### Work instruction
Report every line of the entries that contains the word "derivative".
**** Data extract ****
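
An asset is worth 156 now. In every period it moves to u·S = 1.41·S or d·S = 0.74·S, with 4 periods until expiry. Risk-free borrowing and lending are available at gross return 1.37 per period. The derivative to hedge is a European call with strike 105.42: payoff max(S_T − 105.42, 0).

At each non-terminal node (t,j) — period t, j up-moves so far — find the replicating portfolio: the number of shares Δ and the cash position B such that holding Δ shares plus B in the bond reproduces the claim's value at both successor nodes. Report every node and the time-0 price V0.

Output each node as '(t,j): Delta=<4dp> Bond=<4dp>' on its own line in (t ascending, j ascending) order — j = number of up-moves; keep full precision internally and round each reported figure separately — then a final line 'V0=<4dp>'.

(0,0): Delta=0.9994 Bond=-29.8213
(1,0): Delta=0.9864 Bond=-39.3552
(1,1): Delta=0.9998 Bond=-40.9504
(2,0): Delta=0.7724 Bond=-35.6423
(2,1): Delta=0.9935 Bond=-55.0768
(2,2): Delta=1.0000 Bond=-56.1671
(3,0): Delta=0.0000 Bond=0.0000
(3,1): Delta=0.7982 Bond=-51.9303
(3,2): Delta=1.0000 Bond=-76.9489
(3,3): Delta=1.0000 Bond=-76.9489
V0=126.0785

Under the risk-neutral measure, an up-move has probability p* = (R−d)/(u−d) = 0.9403 and values discount at R = 1.37.
Terminal payoffs: V(4,0)=0.0000, V(4,1)=0.0000, V(4,2)=64.4146, V(4,3)=218.1838, V(4,4)=511.1765
  t=3,j=0: stock 63.2149 → up 89.1331 (V=0.0000), down 46.7791 (V=0.0000). Price 0.0000; hedge Δ=0.0000, bond B=0.0000.
  t=3,j=1: stock 120.4501 → up 169.8346 (V=64.4146), down 89.1331 (V=0.0000). Price 44.2109; hedge Δ=0.7982, bond B=-51.9303.
  t=3,j=2: stock 229.5063 → up 323.6038 (V=218.1838), down 169.8346 (V=64.4146). Price 152.5574; hedge Δ=1.0000, bond B=-76.9489.
  t=3,j=3: stock 437.3025 → up 616.5965 (V=511.1765), down 323.6038 (V=218.1838). Price 360.3536; hedge Δ=1.0000, bond B=-76.9489.
  t=2,j=0: stock 85.4256 → up 120.4501 (V=44.2109), down 63.2149 (V=0.0000). Price 30.3441; hedge Δ=0.7724, bond B=-35.6423.
  t=2,j=1: stock 162.7704 → up 229.5063 (V=152.5574), down 120.4501 (V=44.2109). Price 106.6342; hedge Δ=0.9935, bond B=-55.0768.
  t=2,j=2: stock 310.1436 → up 437.3025 (V=360.3536), down 229.5063 (V=152.5574). Price 253.9765; hedge Δ=1.0000, bond B=-56.1671.
  t=1,j=0: stock 115.4400 → up 162.7704 (V=106.6342), down 85.4256 (V=30.3441). Price 74.5107; hedge Δ=0.9864, bond B=-39.3552.
  t=1,j=1: stock 219.9600 → up 310.1436 (V=253.9765), down 162.7704 (V=106.6342). Price 178.9635; hedge Δ=0.9998, bond B=-40.9504.
  t=0,j=0: stock 156.0000 → up 219.9600 (V=178.9635), down 115.4400 (V=74.5107). Price 126.0785; hedge Δ=0.9994, bond B=-29.8213.
Root portfolio cost Δ·156+B reproduces V0=126.0785.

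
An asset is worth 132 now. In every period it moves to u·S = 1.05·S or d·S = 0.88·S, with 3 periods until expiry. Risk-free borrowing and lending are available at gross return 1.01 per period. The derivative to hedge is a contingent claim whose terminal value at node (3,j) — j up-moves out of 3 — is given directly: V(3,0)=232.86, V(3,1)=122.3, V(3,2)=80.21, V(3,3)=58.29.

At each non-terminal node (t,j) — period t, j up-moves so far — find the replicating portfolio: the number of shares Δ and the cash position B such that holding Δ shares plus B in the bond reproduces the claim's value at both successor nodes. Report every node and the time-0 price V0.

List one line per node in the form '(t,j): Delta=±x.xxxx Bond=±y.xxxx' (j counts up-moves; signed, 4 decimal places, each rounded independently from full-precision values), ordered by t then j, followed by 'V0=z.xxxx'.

(0,0): Delta=-1.4890 Bond=272.0098
(1,0): Delta=-2.9181 Bond=440.7291
(1,1): Delta=-1.1205 Bond=223.6533
(2,0): Delta=-6.3622 Bond=797.1986
(2,1): Delta=-2.0299 Bond=336.8096
(2,2): Delta=-0.8860 Bond=191.7606
V0=75.4558

The replicating-portfolio and risk-neutral prices coincide; use p* = (1.01−0.88)/(1.05−0.88) = 0.7647 for the latter.
At expiry t=3: V(3,0)=232.8600, V(3,1)=122.3000, V(3,2)=80.2100, V(3,3)=58.2900
Node (2,0) S=102.2208: V=(p*·122.3000+(1−p*)·232.8600)/1.01=146.8457; Δ=(122.3000−232.8600)/(107.3318−89.9543)=-6.3622; B=V−Δ·S=797.1986
Node (2,1) S=121.9680: V=(p*·80.2100+(1−p*)·122.3000)/1.01=89.2213; Δ=(80.2100−122.3000)/(128.0664−107.3318)=-2.0299; B=V−Δ·S=336.8096
Node (2,2) S=145.5300: V=(p*·58.2900+(1−p*)·80.2100)/1.01=62.8195; Δ=(58.2900−80.2100)/(152.8065−128.0664)=-0.8860; B=V−Δ·S=191.7606
Node (1,0) S=116.1600: V=(p*·89.2213+(1−p*)·146.8457)/1.01=101.7624; Δ=(89.2213−146.8457)/(121.9680−102.2208)=-2.9181; B=V−Δ·S=440.7291
Node (1,1) S=138.6000: V=(p*·62.8195+(1−p*)·89.2213)/1.01=68.3482; Δ=(62.8195−89.2213)/(145.5300−121.9680)=-1.1205; B=V−Δ·S=223.6533
Node (0,0) S=132.0000: V=(p*·68.3482+(1−p*)·101.7624)/1.01=75.4558; Δ=(68.3482−101.7624)/(138.6000−116.1600)=-1.4890; B=V−Δ·S=272.0098
Each (Δ,B) replicates both successor values, so the strategy is self-financing and V0 is arbitrage-free.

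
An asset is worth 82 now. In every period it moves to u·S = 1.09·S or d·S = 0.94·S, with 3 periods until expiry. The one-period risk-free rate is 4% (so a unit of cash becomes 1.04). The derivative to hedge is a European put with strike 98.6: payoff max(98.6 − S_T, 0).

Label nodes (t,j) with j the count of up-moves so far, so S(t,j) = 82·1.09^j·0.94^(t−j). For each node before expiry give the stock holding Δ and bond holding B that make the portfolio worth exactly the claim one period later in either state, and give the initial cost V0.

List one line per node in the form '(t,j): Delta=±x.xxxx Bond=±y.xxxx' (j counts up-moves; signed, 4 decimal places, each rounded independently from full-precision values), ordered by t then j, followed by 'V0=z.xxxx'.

The replicating-portfolio and risk-neutral prices coincide; use p* = (1.04−0.94)/(1.09−0.94) = 0.6667 for the latter.
Terminal values V(3,·): V(3,0)=30.4921, V(3,1)=19.6238, V(3,2)=7.0213, V(3,3)=0.0000
Node (2,0) S=72.4552: V=(p*·19.6238+(1−p*)·30.4921)/1.04=22.3525; Δ=(19.6238−30.4921)/(78.9762−68.1079)=-1.0000; B=V−Δ·S=94.8077
Node (2,1) S=84.0172: V=(p*·7.0213+(1−p*)·19.6238)/1.04=10.7905; Δ=(7.0213−19.6238)/(91.5787−78.9762)=-1.0000; B=V−Δ·S=94.8077
Node (2,2) S=97.4242: V=(p*·0.0000+(1−p*)·7.0213)/1.04=2.2504; Δ=(0.0000−7.0213)/(106.1924−91.5787)=-0.4805; B=V−Δ·S=49.0587
Node (1,0) S=77.0800: V=(p*·10.7905+(1−p*)·22.3525)/1.04=14.0812; Δ=(10.7905−22.3525)/(84.0172−72.4552)=-1.0000; B=V−Δ·S=91.1612
Node (1,1) S=89.3800: V=(p*·2.2504+(1−p*)·10.7905)/1.04=4.9011; Δ=(2.2504−10.7905)/(97.4242−84.0172)=-0.6370; B=V−Δ·S=61.8350
Node (0,0) S=82.0000: V=(p*·4.9011+(1−p*)·14.0812)/1.04=7.6549; Δ=(4.9011−14.0812)/(89.3800−77.0800)=-0.7464; B=V−Δ·S=68.8562
Root portfolio cost Δ·82+B reproduces V0=7.6549.

(0,0): Delta=-0.7464 Bond=68.8562
(1,0): Delta=-1.0000 Bond=91.1612
(1,1): Delta=-0.6370 Bond=61.8350
(2,0): Delta=-1.0000 Bond=94.8077
(2,1): Delta=-1.0000 Bond=94.8077
(2,2): Delta=-0.4805 Bond=49.0587
V0=7.6549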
****
### Result
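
An asset is worth 156 now. In every period it moves to u·S = 1.41·S or d·S = 0.74·S, with 4 periods until expiry. Risk-free borrowing and lending are available at gross return 1.37 per period. The derivative to hedge is a European call with strike 105.42: payoff max(S_T − 105.42, 0).
An asset is worth 132 now. In every period it moves to u·S = 1.05·S or d·S = 0.88·S, with 3 periods until expiry. Risk-free borrowing and lending are available at gross return 1.01 per period. The derivative to hedge is a contingent claim whose terminal value at node (3,j) — j up-moves out of 3 — is given directly: V(3,0)=232.86, V(3,1)=122.3, V(3,2)=80.21, V(3,3)=58.29.
An asset is worth 82 now. In every period it moves to u·S = 1.09·S or d·S = 0.94·S, with 3 periods until expiry. The one-period risk-free rate is 4% (so a unit of cash becomes 1.04). The derivative to hedge is a European put with strike 98.6: payoff max(98.6 − S_T, 0).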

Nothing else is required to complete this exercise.